AIM OF THE TASK:
Find the line that contains "In a constant-pressure", then repeat it and each line after it to the end of the records, exactly.

DATA SUPPLIED:

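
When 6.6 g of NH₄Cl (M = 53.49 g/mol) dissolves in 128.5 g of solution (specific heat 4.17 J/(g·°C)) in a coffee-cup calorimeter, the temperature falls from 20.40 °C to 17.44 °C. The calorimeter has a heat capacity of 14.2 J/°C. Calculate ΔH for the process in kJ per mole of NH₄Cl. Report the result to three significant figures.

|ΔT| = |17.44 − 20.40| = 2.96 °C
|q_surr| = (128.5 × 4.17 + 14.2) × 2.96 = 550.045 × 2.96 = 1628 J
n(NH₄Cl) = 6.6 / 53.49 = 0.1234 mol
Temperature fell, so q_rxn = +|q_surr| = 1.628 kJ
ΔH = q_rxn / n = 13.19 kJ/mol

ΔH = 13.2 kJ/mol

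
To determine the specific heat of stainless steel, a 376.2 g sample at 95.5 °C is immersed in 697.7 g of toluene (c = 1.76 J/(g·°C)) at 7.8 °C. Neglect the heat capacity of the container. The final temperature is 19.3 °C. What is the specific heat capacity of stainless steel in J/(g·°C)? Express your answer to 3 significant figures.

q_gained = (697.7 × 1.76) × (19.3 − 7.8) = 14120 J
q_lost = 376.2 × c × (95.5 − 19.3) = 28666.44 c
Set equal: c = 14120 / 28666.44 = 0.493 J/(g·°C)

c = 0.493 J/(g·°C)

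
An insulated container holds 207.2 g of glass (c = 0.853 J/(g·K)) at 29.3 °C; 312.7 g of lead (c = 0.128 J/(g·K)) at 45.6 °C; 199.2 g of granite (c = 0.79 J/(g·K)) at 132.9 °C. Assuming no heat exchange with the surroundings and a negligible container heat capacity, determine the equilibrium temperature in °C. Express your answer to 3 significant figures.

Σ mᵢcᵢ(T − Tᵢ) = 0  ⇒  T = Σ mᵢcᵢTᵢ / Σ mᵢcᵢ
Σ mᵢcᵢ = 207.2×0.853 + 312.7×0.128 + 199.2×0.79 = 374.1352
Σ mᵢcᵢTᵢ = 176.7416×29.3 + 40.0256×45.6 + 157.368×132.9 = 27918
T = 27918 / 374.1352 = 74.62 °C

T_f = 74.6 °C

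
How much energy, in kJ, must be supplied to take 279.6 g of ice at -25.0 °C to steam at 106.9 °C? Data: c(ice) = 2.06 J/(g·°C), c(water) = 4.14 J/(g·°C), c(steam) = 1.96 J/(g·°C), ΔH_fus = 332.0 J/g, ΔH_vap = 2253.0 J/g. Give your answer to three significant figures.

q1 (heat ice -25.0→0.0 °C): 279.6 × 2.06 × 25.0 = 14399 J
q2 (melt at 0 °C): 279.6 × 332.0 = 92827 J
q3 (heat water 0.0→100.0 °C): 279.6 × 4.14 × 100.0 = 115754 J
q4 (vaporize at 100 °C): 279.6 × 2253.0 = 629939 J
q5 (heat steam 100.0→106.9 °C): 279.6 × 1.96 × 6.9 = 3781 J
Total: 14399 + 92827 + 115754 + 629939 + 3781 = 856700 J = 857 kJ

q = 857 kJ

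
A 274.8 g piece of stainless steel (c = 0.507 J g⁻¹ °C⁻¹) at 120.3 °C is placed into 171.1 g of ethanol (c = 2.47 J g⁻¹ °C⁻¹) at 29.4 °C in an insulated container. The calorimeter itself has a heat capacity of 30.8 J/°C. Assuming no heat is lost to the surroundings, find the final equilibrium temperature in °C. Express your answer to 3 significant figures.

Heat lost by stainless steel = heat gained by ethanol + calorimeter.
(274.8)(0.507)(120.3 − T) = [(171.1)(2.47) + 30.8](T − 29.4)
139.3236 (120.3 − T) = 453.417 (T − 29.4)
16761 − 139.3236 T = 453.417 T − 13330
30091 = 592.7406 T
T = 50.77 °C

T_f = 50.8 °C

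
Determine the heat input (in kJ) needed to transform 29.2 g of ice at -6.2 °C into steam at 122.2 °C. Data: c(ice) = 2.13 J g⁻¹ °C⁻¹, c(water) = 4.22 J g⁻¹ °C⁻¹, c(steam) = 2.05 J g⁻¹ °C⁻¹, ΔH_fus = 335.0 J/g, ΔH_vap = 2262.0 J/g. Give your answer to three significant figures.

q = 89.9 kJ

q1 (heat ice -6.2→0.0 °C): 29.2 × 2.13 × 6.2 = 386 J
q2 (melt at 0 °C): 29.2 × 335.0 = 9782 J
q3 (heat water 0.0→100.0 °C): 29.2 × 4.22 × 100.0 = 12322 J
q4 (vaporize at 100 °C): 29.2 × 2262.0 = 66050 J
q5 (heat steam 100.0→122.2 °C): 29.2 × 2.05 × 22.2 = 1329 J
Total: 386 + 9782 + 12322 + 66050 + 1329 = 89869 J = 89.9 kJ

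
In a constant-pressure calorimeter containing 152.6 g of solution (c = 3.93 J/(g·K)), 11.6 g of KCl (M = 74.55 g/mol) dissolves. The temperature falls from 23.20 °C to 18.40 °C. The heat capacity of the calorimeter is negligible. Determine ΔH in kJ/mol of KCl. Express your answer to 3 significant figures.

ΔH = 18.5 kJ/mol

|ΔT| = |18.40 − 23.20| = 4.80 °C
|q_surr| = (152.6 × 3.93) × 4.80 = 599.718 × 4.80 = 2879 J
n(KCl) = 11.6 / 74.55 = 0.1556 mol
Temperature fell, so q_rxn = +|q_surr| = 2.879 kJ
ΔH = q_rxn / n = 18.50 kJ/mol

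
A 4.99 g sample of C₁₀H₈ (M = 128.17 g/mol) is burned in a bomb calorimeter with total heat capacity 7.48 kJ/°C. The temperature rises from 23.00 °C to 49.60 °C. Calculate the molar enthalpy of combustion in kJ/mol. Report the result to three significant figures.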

ANSWER TO THIS PROBLEM:
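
In a constant-pressure calorimeter containing 152.6 g of solution (c = 3.93 J/(g·K)), 11.6 g of KCl (M = 74.55 g/mol) dissolves. The temperature falls from 23.20 °C to 18.40 °C. The heat capacity of the calorimeter is negligible. Determine ΔH in kJ/mol of KCl. Express your answer to 3 significant figures.

ΔH = 18.5 kJ/mol

|ΔT| = |18.40 − 23.20| = 4.80 °C
|q_surr| = (152.6 × 3.93) × 4.80 = 599.718 × 4.80 = 2879 J
n(KCl) = 11.6 / 74.55 = 0.1556 mol
Temperature fell, so q_rxn = +|q_surr| = 2.879 kJ
ΔH = q_rxn / n = 18.50 kJ/mol

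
A 4.99 g sample of C₁₀H₈ (M = 128.17 g/mol) is burned in a bomb calorimeter with total heat capacity 7.48 kJ/°C. The temperature rises from 23.00 °C to 49.60 °C. Calculate the molar enthalpy of combustion in kJ/mol. Report the result to three significant figures.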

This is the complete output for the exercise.